Directions – Take each line of the entries below that contains "cells" and copy it.

Stored items:
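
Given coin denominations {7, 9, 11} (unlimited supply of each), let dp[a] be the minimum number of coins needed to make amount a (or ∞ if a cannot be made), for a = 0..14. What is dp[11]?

 a  0  1  2  3  4  5  6  7  8  9 10 11 12 13 14
dp  0  -  -  -  -  -  -  1  -  1  -  1  -  -  2
(- denotes ∞ / unreachable)

1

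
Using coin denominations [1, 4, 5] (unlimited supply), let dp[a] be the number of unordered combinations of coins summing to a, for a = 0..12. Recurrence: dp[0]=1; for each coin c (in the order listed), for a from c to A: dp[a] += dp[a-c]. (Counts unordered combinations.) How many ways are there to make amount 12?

7

after  coin     0     1     2     3     4     5     6     7     8     9    10    11    12
          1     1     1     1     1     1     1     1     1     1     1     1     1     1
          4     1     1     1     1     2     2     2     2     3     3     3     3     4
          5     1     1     1     1     2     3     3     3     4     5     6     6     7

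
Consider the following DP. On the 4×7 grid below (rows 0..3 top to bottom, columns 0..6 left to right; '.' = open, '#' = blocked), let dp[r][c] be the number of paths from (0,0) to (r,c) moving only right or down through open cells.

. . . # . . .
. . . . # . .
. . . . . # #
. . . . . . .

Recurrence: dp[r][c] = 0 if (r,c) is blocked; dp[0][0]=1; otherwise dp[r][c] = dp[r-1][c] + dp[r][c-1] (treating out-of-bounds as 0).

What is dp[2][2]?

r\c   0   1   2   3   4   5   6
  0   1   1   1   0   0   0   0
  1   1   2   3   3   0   0   0
  2   1   3   6   9   9   0   0
  3   1   4  10  19  28  28  28

6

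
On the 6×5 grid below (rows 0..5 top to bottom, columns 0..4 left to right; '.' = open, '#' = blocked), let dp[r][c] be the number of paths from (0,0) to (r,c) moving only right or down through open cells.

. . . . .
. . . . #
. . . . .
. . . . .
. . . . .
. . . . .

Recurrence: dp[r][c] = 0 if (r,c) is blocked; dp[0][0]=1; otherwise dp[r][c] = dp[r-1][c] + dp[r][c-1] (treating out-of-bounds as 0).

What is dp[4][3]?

35

r\c   0   1   2   3   4
  0   1   1   1   1   1
  1   1   2   3   4   0
  2   1   3   6  10  10
  3   1   4  10  20  30
  4   1   5  15  35  65
  5   1   6  21  56 121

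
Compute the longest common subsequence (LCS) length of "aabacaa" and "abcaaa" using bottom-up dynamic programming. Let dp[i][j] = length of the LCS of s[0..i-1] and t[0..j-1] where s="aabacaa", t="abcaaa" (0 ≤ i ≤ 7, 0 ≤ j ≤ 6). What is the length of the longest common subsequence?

   ''  a  b  c  a  a  a
''  0  0  0  0  0  0  0
 a  0  1  1  1  1  1  1
 a  0  1  1  1  2  2  2
 b  0  1  2  2  2  2  2
 a  0  1  2  2  3  3  3
 c  0  1  2  3  3  3  3
 a  0  1  2  3  4  4  4
 a  0  1  2  3  4  5  5

5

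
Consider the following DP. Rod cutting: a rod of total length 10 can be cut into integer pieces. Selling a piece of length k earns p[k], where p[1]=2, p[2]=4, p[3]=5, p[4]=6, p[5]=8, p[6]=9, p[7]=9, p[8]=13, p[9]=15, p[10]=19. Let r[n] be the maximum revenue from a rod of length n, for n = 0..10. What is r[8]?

16

   n    0    1    2    3    4    5    6    7    8    9   10
r[n]    0    2    4    6    8   10   12   14   16   18   20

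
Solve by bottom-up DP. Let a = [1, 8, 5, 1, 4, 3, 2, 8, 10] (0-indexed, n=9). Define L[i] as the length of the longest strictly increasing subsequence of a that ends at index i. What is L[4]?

2

   i    0    1    2    3    4    5    6    7    8
a[i]    1    8    5    1    4    3    2    8   10
L[i]    1    2    2    1    2    2    2    3    4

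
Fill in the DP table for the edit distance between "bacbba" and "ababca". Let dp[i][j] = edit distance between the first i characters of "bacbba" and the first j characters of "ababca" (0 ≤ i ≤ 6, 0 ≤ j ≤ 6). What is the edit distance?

3

   ''  a  b  a  b  c  a
''  0  1  2  3  4  5  6
 b  1  1  1  2  3  4  5
 a  2  1  2  1  2  3  4
 c  3  2  2  2  2  2  3
 b  4  3  2  3  2  3  3
 b  5  4  3  3  3  3  4
 a  6  5  4  3  4  4  3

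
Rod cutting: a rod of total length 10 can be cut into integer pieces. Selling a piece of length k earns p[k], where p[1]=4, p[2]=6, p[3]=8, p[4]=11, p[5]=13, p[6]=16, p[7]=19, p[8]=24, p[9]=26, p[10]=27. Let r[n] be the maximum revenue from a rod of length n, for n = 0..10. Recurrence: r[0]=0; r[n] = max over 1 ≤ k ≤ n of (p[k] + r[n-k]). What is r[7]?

   n    0    1    2    3    4    5    6    7    8    9   10
r[n]    0    4    8   12   16   20   24   28   32   36   40

28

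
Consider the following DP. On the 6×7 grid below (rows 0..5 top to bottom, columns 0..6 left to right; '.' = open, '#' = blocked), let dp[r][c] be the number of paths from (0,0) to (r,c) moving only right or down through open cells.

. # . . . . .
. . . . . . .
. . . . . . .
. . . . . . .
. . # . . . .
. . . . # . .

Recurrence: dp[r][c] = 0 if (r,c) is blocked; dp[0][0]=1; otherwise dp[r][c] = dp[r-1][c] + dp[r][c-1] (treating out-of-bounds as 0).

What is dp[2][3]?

4

r\c   0   1   2   3   4   5   6
  0   1   0   0   0   0   0   0
  1   1   1   1   1   1   1   1
  2   1   2   3   4   5   6   7
  3   1   3   6  10  15  21  28
  4   1   4   0  10  25  46  74
  5   1   5   5  15   0  46 120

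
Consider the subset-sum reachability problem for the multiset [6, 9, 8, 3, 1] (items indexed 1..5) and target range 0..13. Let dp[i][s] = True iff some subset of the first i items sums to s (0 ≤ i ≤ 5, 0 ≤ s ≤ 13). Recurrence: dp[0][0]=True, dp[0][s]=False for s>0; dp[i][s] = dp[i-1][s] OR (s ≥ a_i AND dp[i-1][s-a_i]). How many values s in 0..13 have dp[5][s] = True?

12

i\s   0   1   2   3   4   5   6   7   8   9  10  11  12  13
  0   T   F   F   F   F   F   F   F   F   F   F   F   F   F
  1   T   F   F   F   F   F   T   F   F   F   F   F   F   F
  2   T   F   F   F   F   F   T   F   F   T   F   F   F   F
  3   T   F   F   F   F   F   T   F   T   T   F   F   F   F
  4   T   F   F   T   F   F   T   F   T   T   F   T   T   F
  5   T   T   F   T   T   F   T   T   T   T   T   T   T   T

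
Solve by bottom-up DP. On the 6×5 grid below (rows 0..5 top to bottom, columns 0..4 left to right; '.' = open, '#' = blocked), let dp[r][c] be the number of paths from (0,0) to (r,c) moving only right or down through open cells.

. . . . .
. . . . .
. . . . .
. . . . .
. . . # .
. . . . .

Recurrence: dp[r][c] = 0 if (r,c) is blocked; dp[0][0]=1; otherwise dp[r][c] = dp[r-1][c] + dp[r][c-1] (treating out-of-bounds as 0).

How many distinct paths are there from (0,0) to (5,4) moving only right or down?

r\c   0   1   2   3   4
  0   1   1   1   1   1
  1   1   2   3   4   5
  2   1   3   6  10  15
  3   1   4  10  20  35
  4   1   5  15   0  35
  5   1   6  21  21  56

56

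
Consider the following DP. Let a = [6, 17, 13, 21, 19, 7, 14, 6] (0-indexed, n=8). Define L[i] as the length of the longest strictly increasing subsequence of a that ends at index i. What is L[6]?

   i    0    1    2    3    4    5    6    7
a[i]    6   17   13   21   19    7   14    6
L[i]    1    2    2    3    3    2    3    1

3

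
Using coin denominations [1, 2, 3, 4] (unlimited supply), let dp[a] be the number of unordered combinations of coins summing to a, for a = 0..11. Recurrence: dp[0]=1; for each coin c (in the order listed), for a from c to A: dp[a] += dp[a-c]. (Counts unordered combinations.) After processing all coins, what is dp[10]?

after  coin     0     1     2     3     4     5     6     7     8     9    10    11
          1     1     1     1     1     1     1     1     1     1     1     1     1
          2     1     1     2     2     3     3     4     4     5     5     6     6
          3     1     1     2     3     4     5     7     8    10    12    14    16
          4     1     1     2     3     5     6     9    11    15    18    23    27

23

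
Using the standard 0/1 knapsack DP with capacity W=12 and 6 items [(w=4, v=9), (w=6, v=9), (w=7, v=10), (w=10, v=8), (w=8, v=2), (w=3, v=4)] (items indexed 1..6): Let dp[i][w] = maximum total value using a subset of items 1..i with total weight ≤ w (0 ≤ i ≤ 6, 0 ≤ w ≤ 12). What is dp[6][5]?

9

i\w   0   1   2   3   4   5   6   7   8   9  10  11  12
  0   0   0   0   0   0   0   0   0   0   0   0   0   0
  1   0   0   0   0   9   9   9   9   9   9   9   9   9
  2   0   0   0   0   9   9   9   9   9   9  18  18  18
  3   0   0   0   0   9   9   9  10  10  10  18  19  19
  4   0   0   0   0   9   9   9  10  10  10  18  19  19
  5   0   0   0   0   9   9   9  10  10  10  18  19  19
  6   0   0   0   4   9   9   9  13  13  13  18  19  19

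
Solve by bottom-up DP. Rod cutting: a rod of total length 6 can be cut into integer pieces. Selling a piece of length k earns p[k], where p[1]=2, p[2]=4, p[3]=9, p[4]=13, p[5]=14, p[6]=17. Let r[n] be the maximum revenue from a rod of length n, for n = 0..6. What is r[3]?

9

   n    0    1    2    3    4    5    6
r[n]    0    2    4    9   13   15   18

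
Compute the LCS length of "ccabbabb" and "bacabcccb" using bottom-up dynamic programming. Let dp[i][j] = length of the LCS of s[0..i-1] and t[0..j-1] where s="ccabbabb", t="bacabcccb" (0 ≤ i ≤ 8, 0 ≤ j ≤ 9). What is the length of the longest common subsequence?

   ''  b  a  c  a  b  c  c  c  b
''  0  0  0  0  0  0  0  0  0  0
 c  0  0  0  1  1  1  1  1  1  1
 c  0  0  0  1  1  1  2  2  2  2
 a  0  0  1  1  2  2  2  2  2  2
 b  0  1  1  1  2  3  3  3  3  3
 b  0  1  1  1  2  3  3  3  3  4
 a  0  1  2  2  2  3  3  3  3  4
 b  0  1  2  2  2  3  3  3  3  4
 b  0  1  2  2  2  3  3  3  3  4

4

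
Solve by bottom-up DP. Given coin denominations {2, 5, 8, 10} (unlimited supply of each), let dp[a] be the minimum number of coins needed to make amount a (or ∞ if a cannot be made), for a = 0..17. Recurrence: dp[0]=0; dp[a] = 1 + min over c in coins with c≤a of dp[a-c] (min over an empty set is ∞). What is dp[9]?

 a  0  1  2  3  4  5  6  7  8  9 10 11 12 13 14 15 16 17
dp  0  -  1  -  2  1  3  2  1  3  1  4  2  2  3  2  2  3
(- denotes ∞ / unreachable)

3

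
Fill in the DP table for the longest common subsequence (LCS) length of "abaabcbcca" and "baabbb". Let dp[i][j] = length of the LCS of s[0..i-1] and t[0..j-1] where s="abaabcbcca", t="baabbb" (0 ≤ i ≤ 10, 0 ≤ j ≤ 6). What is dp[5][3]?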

Response area –
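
Consider the following DP. On the 4×7 grid below (rows 0..3 top to bottom, columns 0..6 left to right; '.' = open, '#' = blocked), let dp[r][c] be the number of paths from (0,0) to (r,c) moving only right or down through open cells.
On the 6×5 grid below (rows 0..5 top to bottom, columns 0..4 left to right; '.' = open, '#' = blocked), let dp[r][c] be the number of paths from (0,0) to (r,c) moving only right or down through open cells.
Consider the following DP. On the 6×7 grid below (rows 0..5 top to bottom, columns 0..6 left to right; '.' = open, '#' = blocked), let dp[r][c] be the number of paths from (0,0) to (r,c) moving only right or down through open cells.
Solve by bottom-up DP. On the 6×5 grid below (rows 0..5 top to bottom, columns 0..4 left to right; '.' = open, '#' = blocked), let dp[r][c] be the number of paths from (0,0) to (r,c) moving only right or down through open cells.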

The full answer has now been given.